TASK INSTRUCTIONS: At the line containing "Determine break-even revenue", begin retyping, and stop after the last line of the data; add nothing.

(Saved data entries)
*** Begin section ***

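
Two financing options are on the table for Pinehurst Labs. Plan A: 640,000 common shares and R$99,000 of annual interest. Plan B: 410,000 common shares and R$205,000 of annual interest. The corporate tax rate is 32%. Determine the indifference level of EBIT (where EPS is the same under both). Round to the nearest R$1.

R$393,957

At indifference, (EBIT − 99,000)(1 − t)/640,000 = (EBIT − 205,000)(1 − t)/410,000.
The (1 − t) factor cancels: (EBIT − 99,000) × 410,000 = (EBIT − 205,000) × 640,000.
Solving, EBIT = (205,000·640,000 − 99,000·410,000) / (640,000 − 410,000) = 90,610,000,000 / 230,000 = 393,956.52.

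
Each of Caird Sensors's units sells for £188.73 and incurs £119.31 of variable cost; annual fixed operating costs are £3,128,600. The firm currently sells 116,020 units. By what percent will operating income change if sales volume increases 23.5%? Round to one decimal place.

+38.4%

Contribution at this volume is 116,020 × £69.42 = £8,054,108.40.
Subtracting fixed costs: EBIT = £8,054,108.40 − £3,128,600 = £4,925,508.40.
Degree of operating leverage = £8,054,108.40 / £4,925,508.40 = 1.6352.
Operating income changes by 1.6352 × +23.5% = +38.4%.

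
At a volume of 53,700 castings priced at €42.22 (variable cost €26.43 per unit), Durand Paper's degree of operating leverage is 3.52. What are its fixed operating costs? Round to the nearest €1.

€607,036

Contribution at this volume is 53,700 × €15.79 = €847,923.00.
Since DOL = CM ÷ EBIT, EBIT = €847,923.00 ÷ 3.52 = €240,887.22.
And FC = contribution − EBIT = €847,923.00 − €240,887.22 = €607,036.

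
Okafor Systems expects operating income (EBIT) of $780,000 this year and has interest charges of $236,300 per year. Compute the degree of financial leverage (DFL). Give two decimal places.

Interest = $236,300.00.
Degree of financial leverage = EBIT / (EBIT − interest) = $780,000 / $543,700.00 = 1.4346.

1.43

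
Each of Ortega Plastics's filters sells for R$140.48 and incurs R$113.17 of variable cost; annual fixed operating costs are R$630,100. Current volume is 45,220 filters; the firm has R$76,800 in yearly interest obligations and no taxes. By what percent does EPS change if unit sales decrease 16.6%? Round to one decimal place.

-38.8%

At 45,220 units, contribution = 45,220 × R$27.31 = R$1,234,958.20.
EBIT = R$1,234,958.20 − R$630,100 = R$604,858.20.
Interest = R$76,800.00, so EBIT − I = R$528,058.20.
Degree of combined leverage = contribution ÷ (EBIT − I) = R$1,234,958.20 ÷ R$528,058.20 = 2.3387.
%ΔEPS = DCL × %ΔSales = 2.3387 × -16.6% = -38.8%.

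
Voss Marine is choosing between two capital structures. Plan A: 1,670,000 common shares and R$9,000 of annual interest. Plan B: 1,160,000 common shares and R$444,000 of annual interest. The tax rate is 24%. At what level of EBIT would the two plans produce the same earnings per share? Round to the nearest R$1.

R$1,433,412

At indifference, (EBIT − 9,000)(1 − t)/1,670,000 = (EBIT − 444,000)(1 − t)/1,160,000.
The (1 − t) factor cancels: (EBIT − 9,000) × 1,160,000 = (EBIT − 444,000) × 1,670,000.
Solving, EBIT = (444,000·1,670,000 − 9,000·1,160,000) / (1,670,000 − 1,160,000) = 731,040,000,000 / 510,000 = 1,433,411.76.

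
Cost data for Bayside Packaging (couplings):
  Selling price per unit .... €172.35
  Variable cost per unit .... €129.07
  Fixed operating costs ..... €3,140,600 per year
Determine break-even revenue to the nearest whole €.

€12,506,525

Contribution margin per unit = €172.35 − €129.07 = €43.28, a CM ratio of €43.28 ÷ €172.35 = 0.2511.
Break-even sales = FC ÷ CM ratio = €3,140,600 × €172.35 / €43.28 = €12,506,525.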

*** End section ***

SOLUTION TO THIS EXERCISE:
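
Determine break-even revenue to the nearest whole €.

€12,506,525

Contribution margin per unit = €172.35 − €129.07 = €43.28, a CM ratio of €43.28 ÷ €172.35 = 0.2511.
Break-even sales = FC ÷ CM ratio = €3,140,600 × €172.35 / €43.28 = €12,506,525.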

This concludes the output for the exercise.